(Collected data)
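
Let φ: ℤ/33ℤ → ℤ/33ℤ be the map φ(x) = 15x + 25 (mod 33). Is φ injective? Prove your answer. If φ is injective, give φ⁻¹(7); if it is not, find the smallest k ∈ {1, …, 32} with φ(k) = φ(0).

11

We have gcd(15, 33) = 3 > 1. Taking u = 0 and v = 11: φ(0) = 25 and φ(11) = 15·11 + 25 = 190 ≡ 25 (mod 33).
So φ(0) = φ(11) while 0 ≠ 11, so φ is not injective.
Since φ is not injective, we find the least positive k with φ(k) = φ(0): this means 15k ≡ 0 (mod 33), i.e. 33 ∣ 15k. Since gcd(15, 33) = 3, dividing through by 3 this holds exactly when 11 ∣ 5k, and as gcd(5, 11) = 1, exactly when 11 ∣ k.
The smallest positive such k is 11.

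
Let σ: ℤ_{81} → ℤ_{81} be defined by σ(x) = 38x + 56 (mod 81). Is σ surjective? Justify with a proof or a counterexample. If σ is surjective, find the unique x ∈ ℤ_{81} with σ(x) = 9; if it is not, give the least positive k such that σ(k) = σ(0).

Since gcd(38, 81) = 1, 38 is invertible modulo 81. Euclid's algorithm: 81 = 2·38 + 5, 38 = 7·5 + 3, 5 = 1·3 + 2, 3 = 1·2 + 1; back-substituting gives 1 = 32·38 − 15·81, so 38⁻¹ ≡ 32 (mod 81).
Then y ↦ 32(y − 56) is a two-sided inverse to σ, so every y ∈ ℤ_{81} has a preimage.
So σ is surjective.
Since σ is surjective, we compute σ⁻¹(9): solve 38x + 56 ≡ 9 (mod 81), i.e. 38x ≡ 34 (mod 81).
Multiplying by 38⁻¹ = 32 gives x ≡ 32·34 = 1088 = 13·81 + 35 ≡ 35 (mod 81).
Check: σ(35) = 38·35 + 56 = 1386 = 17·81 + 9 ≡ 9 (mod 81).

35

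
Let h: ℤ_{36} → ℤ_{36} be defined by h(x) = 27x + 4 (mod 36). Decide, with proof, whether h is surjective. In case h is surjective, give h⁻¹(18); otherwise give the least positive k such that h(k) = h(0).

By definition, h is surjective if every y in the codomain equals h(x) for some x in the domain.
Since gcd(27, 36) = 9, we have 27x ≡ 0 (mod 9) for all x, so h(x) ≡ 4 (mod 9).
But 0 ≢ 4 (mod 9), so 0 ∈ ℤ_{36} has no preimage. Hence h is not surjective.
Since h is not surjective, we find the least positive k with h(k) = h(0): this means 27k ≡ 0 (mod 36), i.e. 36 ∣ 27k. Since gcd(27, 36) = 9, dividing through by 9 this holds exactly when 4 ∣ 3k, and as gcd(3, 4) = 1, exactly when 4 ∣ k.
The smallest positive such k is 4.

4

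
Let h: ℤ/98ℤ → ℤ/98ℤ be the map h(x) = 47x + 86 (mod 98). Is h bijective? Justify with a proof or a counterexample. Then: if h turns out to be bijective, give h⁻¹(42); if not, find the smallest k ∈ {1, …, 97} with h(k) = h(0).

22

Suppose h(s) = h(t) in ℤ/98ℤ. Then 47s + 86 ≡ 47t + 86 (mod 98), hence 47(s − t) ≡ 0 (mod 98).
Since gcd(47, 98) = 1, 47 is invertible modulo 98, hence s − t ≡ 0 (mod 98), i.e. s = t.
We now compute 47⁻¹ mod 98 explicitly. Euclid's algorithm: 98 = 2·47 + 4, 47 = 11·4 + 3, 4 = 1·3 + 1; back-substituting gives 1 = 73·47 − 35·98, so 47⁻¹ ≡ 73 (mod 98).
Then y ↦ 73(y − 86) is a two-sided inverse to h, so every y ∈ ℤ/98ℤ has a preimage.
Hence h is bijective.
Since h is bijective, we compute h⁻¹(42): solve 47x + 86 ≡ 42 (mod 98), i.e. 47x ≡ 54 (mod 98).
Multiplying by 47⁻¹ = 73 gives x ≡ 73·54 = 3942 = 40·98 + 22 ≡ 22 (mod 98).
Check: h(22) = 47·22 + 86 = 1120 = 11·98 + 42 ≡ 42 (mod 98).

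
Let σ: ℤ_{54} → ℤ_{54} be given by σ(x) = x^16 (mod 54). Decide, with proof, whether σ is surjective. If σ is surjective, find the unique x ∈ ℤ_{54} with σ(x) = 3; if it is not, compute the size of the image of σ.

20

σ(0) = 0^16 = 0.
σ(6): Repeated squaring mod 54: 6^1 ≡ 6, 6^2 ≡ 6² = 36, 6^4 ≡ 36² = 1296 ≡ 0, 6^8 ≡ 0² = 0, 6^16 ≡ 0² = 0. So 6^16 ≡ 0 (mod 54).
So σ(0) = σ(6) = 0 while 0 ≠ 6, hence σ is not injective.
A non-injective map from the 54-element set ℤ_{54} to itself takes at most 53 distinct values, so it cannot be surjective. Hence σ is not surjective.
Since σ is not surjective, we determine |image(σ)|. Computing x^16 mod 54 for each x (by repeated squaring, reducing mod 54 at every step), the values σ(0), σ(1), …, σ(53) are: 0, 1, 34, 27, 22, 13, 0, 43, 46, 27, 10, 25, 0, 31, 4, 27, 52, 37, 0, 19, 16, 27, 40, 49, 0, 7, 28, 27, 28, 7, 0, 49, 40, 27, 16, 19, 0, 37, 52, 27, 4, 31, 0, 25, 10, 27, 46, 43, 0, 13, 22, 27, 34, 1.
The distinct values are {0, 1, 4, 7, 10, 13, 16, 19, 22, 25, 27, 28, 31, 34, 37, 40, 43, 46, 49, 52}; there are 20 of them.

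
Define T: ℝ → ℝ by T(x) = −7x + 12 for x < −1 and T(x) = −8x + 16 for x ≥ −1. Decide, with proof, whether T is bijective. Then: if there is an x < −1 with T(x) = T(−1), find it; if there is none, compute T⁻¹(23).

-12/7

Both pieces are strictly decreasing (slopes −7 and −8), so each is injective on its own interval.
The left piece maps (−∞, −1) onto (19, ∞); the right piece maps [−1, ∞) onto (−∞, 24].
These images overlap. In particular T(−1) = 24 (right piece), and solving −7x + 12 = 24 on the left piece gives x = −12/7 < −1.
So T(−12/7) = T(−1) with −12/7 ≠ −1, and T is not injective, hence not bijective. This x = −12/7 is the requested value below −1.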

» TASK DIRECTIONS: Copy every record shown above, exactly and completely.

» RESULT OF THIS EXERCISE:
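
Let φ: ℤ/33ℤ → ℤ/33ℤ be the map φ(x) = 15x + 25 (mod 33). Is φ injective? Prove your answer. If φ is injective, give φ⁻¹(7); if it is not, find the smallest k ∈ {1, …, 32} with φ(k) = φ(0).

11

We have gcd(15, 33) = 3 > 1. Taking u = 0 and v = 11: φ(0) = 25 and φ(11) = 15·11 + 25 = 190 ≡ 25 (mod 33).
So φ(0) = φ(11) while 0 ≠ 11, so φ is not injective.
Since φ is not injective, we find the least positive k with φ(k) = φ(0): this means 15k ≡ 0 (mod 33), i.e. 33 ∣ 15k. Since gcd(15, 33) = 3, dividing through by 3 this holds exactly when 11 ∣ 5k, and as gcd(5, 11) = 1, exactly when 11 ∣ k.
The smallest positive such k is 11.

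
Let σ: ℤ_{81} → ℤ_{81} be defined by σ(x) = 38x + 56 (mod 81). Is σ surjective? Justify with a proof or a counterexample. If σ is surjective, find the unique x ∈ ℤ_{81} with σ(x) = 9; if it is not, give the least positive k such that σ(k) = σ(0).

Since gcd(38, 81) = 1, 38 is invertible modulo 81. Euclid's algorithm: 81 = 2·38 + 5, 38 = 7·5 + 3, 5 = 1·3 + 2, 3 = 1·2 + 1; back-substituting gives 1 = 32·38 − 15·81, so 38⁻¹ ≡ 32 (mod 81).
Then y ↦ 32(y − 56) is a two-sided inverse to σ, so every y ∈ ℤ_{81} has a preimage.
So σ is surjective.
Since σ is surjective, we compute σ⁻¹(9): solve 38x + 56 ≡ 9 (mod 81), i.e. 38x ≡ 34 (mod 81).
Multiplying by 38⁻¹ = 32 gives x ≡ 32·34 = 1088 = 13·81 + 35 ≡ 35 (mod 81).
Check: σ(35) = 38·35 + 56 = 1386 = 17·81 + 9 ≡ 9 (mod 81).

35

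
Let h: ℤ_{36} → ℤ_{36} be defined by h(x) = 27x + 4 (mod 36). Decide, with proof, whether h is surjective. In case h is surjective, give h⁻¹(18); otherwise give the least positive k such that h(k) = h(0).

By definition, h is surjective if every y in the codomain equals h(x) for some x in the domain.
Since gcd(27, 36) = 9, we have 27x ≡ 0 (mod 9) for all x, so h(x) ≡ 4 (mod 9).
But 0 ≢ 4 (mod 9), so 0 ∈ ℤ_{36} has no preimage. Hence h is not surjective.
Since h is not surjective, we find the least positive k with h(k) = h(0): this means 27k ≡ 0 (mod 36), i.e. 36 ∣ 27k. Since gcd(27, 36) = 9, dividing through by 9 this holds exactly when 4 ∣ 3k, and as gcd(3, 4) = 1, exactly when 4 ∣ k.
The smallest positive such k is 4.

4

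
Let h: ℤ/98ℤ → ℤ/98ℤ be the map h(x) = 47x + 86 (mod 98). Is h bijective? Justify with a proof or a counterexample. Then: if h turns out to be bijective, give h⁻¹(42); if not, find the smallest k ∈ {1, …, 97} with h(k) = h(0).

22

Suppose h(s) = h(t) in ℤ/98ℤ. Then 47s + 86 ≡ 47t + 86 (mod 98), hence 47(s − t) ≡ 0 (mod 98).
Since gcd(47, 98) = 1, 47 is invertible modulo 98, hence s − t ≡ 0 (mod 98), i.e. s = t.
We now compute 47⁻¹ mod 98 explicitly. Euclid's algorithm: 98 = 2·47 + 4, 47 = 11·4 + 3, 4 = 1·3 + 1; back-substituting gives 1 = 73·47 − 35·98, so 47⁻¹ ≡ 73 (mod 98).
Then y ↦ 73(y − 86) is a two-sided inverse to h, so every y ∈ ℤ/98ℤ has a preimage.
Hence h is bijective.
Since h is bijective, we compute h⁻¹(42): solve 47x + 86 ≡ 42 (mod 98), i.e. 47x ≡ 54 (mod 98).
Multiplying by 47⁻¹ = 73 gives x ≡ 73·54 = 3942 = 40·98 + 22 ≡ 22 (mod 98).
Check: h(22) = 47·22 + 86 = 1120 = 11·98 + 42 ≡ 42 (mod 98).

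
Let σ: ℤ_{54} → ℤ_{54} be given by σ(x) = x^16 (mod 54). Decide, with proof, whether σ is surjective. If σ is surjective, find the unique x ∈ ℤ_{54} with σ(x) = 3; if it is not, compute the size of the image of σ.

20

σ(0) = 0^16 = 0.
σ(6): Repeated squaring mod 54: 6^1 ≡ 6, 6^2 ≡ 6² = 36, 6^4 ≡ 36² = 1296 ≡ 0, 6^8 ≡ 0² = 0, 6^16 ≡ 0² = 0. So 6^16 ≡ 0 (mod 54).
So σ(0) = σ(6) = 0 while 0 ≠ 6, hence σ is not injective.
A non-injective map from the 54-element set ℤ_{54} to itself takes at most 53 distinct values, so it cannot be surjective. Hence σ is not surjective.
Since σ is not surjective, we determine |image(σ)|. Computing x^16 mod 54 for each x (by repeated squaring, reducing mod 54 at every step), the values σ(0), σ(1), …, σ(53) are: 0, 1, 34, 27, 22, 13, 0, 43, 46, 27, 10, 25, 0, 31, 4, 27, 52, 37, 0, 19, 16, 27, 40, 49, 0, 7, 28, 27, 28, 7, 0, 49, 40, 27, 16, 19, 0, 37, 52, 27, 4, 31, 0, 25, 10, 27, 46, 43, 0, 13, 22, 27, 34, 1.
The distinct values are {0, 1, 4, 7, 10, 13, 16, 19, 22, 25, 27, 28, 31, 34, 37, 40, 43, 46, 49, 52}; there are 20 of them.

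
Define T: ℝ → ℝ by T(x) = −7x + 12 for x < −1 and T(x) = −8x + 16 for x ≥ −1. Decide, with proof, whether T is bijective. Then: if there is an x < −1 with T(x) = T(−1), find it; if there is none, compute T⁻¹(23).

-12/7

Both pieces are strictly decreasing (slopes −7 and −8), so each is injective on its own interval.
The left piece maps (−∞, −1) onto (19, ∞); the right piece maps [−1, ∞) onto (−∞, 24].
These images overlap. In particular T(−1) = 24 (right piece), and solving −7x + 12 = 24 on the left piece gives x = −12/7 < −1.
So T(−12/7) = T(−1) with −12/7 ≠ −1, and T is not injective, hence not bijective. This x = −12/7 is the requested value below −1.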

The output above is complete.